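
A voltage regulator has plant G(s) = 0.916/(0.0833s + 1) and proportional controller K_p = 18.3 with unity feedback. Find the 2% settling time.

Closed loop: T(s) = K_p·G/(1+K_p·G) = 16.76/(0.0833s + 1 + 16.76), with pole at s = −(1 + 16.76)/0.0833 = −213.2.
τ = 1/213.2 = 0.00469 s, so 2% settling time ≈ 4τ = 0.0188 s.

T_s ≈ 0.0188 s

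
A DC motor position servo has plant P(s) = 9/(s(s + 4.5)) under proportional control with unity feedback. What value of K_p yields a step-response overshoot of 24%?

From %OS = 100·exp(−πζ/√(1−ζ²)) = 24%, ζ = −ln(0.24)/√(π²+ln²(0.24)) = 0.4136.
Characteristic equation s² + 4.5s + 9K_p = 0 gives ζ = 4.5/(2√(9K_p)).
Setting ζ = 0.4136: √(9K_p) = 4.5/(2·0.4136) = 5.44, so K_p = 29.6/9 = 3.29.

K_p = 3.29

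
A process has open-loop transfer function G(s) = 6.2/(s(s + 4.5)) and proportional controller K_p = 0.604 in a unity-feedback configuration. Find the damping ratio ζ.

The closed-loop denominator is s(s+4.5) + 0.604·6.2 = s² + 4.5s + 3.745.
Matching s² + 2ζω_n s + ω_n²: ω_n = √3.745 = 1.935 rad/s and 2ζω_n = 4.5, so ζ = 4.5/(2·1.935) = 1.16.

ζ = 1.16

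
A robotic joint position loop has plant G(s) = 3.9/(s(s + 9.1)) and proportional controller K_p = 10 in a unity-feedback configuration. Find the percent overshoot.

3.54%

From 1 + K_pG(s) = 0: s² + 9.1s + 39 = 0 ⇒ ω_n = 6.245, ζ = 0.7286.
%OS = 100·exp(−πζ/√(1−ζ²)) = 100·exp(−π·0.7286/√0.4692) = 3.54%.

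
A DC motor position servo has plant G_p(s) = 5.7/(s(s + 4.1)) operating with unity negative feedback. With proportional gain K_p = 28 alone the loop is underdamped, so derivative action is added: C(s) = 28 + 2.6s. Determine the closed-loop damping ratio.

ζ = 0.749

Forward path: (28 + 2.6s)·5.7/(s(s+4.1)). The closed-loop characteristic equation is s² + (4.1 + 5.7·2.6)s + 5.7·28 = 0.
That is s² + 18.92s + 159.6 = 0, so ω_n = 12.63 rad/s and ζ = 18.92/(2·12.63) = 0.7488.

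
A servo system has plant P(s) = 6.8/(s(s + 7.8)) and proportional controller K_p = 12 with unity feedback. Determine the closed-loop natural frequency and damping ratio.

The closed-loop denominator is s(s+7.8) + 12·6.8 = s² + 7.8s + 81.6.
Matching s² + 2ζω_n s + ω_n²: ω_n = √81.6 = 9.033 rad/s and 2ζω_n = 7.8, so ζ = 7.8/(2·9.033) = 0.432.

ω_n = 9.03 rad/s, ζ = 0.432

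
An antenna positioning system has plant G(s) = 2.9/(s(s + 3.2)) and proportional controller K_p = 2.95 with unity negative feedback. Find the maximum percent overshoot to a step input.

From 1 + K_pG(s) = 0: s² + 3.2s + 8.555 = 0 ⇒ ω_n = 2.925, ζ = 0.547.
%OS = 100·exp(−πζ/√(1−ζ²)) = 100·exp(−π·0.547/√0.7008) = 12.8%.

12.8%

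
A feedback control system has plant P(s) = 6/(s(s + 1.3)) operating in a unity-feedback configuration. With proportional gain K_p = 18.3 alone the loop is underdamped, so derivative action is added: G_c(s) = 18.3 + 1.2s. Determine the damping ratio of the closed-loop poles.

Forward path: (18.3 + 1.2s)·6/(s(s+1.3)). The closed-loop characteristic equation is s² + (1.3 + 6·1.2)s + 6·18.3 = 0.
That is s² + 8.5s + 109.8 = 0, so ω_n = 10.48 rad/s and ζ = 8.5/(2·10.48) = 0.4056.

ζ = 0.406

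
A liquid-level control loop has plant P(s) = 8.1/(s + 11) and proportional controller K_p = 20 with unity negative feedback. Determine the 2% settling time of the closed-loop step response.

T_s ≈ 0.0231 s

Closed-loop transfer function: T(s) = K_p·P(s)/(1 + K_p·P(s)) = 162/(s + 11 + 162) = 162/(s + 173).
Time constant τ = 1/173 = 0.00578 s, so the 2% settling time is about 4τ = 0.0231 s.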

◇ ◇ ◇ ◇

Each record has to be given again exactly as written.

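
A voltage regulator has plant G(s) = 0.916/(0.0833s + 1) and proportional controller K_p = 18.3 with unity feedback. Find the 2% settling time.

Closed loop: T(s) = K_p·G/(1+K_p·G) = 16.76/(0.0833s + 1 + 16.76), with pole at s = −(1 + 16.76)/0.0833 = −213.2.
τ = 1/213.2 = 0.00469 s, so 2% settling time ≈ 4τ = 0.0188 s.

T_s ≈ 0.0188 s

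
A DC motor position servo has plant P(s) = 9/(s(s + 4.5)) under proportional control with unity feedback. What value of K_p yields a step-response overshoot of 24%?

From %OS = 100·exp(−πζ/√(1−ζ²)) = 24%, ζ = −ln(0.24)/√(π²+ln²(0.24)) = 0.4136.
Characteristic equation s² + 4.5s + 9K_p = 0 gives ζ = 4.5/(2√(9K_p)).
Setting ζ = 0.4136: √(9K_p) = 4.5/(2·0.4136) = 5.44, so K_p = 29.6/9 = 3.29.

K_p = 3.29

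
A process has open-loop transfer function G(s) = 6.2/(s(s + 4.5)) and proportional controller K_p = 0.604 in a unity-feedback configuration. Find the damping ratio ζ.

The closed-loop denominator is s(s+4.5) + 0.604·6.2 = s² + 4.5s + 3.745.
Matching s² + 2ζω_n s + ω_n²: ω_n = √3.745 = 1.935 rad/s and 2ζω_n = 4.5, so ζ = 4.5/(2·1.935) = 1.16.

ζ = 1.16

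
A robotic joint position loop has plant G(s) = 3.9/(s(s + 9.1)) and proportional controller K_p = 10 in a unity-feedback configuration. Find the percent overshoot.

3.54%

From 1 + K_pG(s) = 0: s² + 9.1s + 39 = 0 ⇒ ω_n = 6.245, ζ = 0.7286.
%OS = 100·exp(−πζ/√(1−ζ²)) = 100·exp(−π·0.7286/√0.4692) = 3.54%.

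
A DC motor position servo has plant G_p(s) = 5.7/(s(s + 4.1)) operating with unity negative feedback. With proportional gain K_p = 28 alone the loop is underdamped, so derivative action is added: C(s) = 28 + 2.6s. Determine the closed-loop damping ratio.

ζ = 0.749

Forward path: (28 + 2.6s)·5.7/(s(s+4.1)). The closed-loop characteristic equation is s² + (4.1 + 5.7·2.6)s + 5.7·28 = 0.
That is s² + 18.92s + 159.6 = 0, so ω_n = 12.63 rad/s and ζ = 18.92/(2·12.63) = 0.7488.

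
A servo system has plant P(s) = 6.8/(s(s + 7.8)) and proportional controller K_p = 12 with unity feedback. Determine the closed-loop natural frequency and damping ratio.

The closed-loop denominator is s(s+7.8) + 12·6.8 = s² + 7.8s + 81.6.
Matching s² + 2ζω_n s + ω_n²: ω_n = √81.6 = 9.033 rad/s and 2ζω_n = 7.8, so ζ = 7.8/(2·9.033) = 0.432.

ω_n = 9.03 rad/s, ζ = 0.432

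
An antenna positioning system has plant G(s) = 2.9/(s(s + 3.2)) and proportional controller K_p = 2.95 with unity negative feedback. Find the maximum percent overshoot to a step input.

From 1 + K_pG(s) = 0: s² + 3.2s + 8.555 = 0 ⇒ ω_n = 2.925, ζ = 0.547.
%OS = 100·exp(−πζ/√(1−ζ²)) = 100·exp(−π·0.547/√0.7008) = 12.8%.

12.8%

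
A feedback control system has plant P(s) = 6/(s(s + 1.3)) operating in a unity-feedback configuration. With proportional gain K_p = 18.3 alone the loop is underdamped, so derivative action is added: G_c(s) = 18.3 + 1.2s. Determine the damping ratio of the closed-loop poles.

Forward path: (18.3 + 1.2s)·6/(s(s+1.3)). The closed-loop characteristic equation is s² + (1.3 + 6·1.2)s + 6·18.3 = 0.
That is s² + 8.5s + 109.8 = 0, so ω_n = 10.48 rad/s and ζ = 8.5/(2·10.48) = 0.4056.

ζ = 0.406

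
A liquid-level control loop has plant P(s) = 8.1/(s + 11) and proportional controller K_p = 20 with unity negative feedback. Determine the 2% settling time of the closed-loop step response.

T_s ≈ 0.0231 s

Closed-loop transfer function: T(s) = K_p·P(s)/(1 + K_p·P(s)) = 162/(s + 11 + 162) = 162/(s + 173).
Time constant τ = 1/173 = 0.00578 s, so the 2% settling time is about 4τ = 0.0231 s.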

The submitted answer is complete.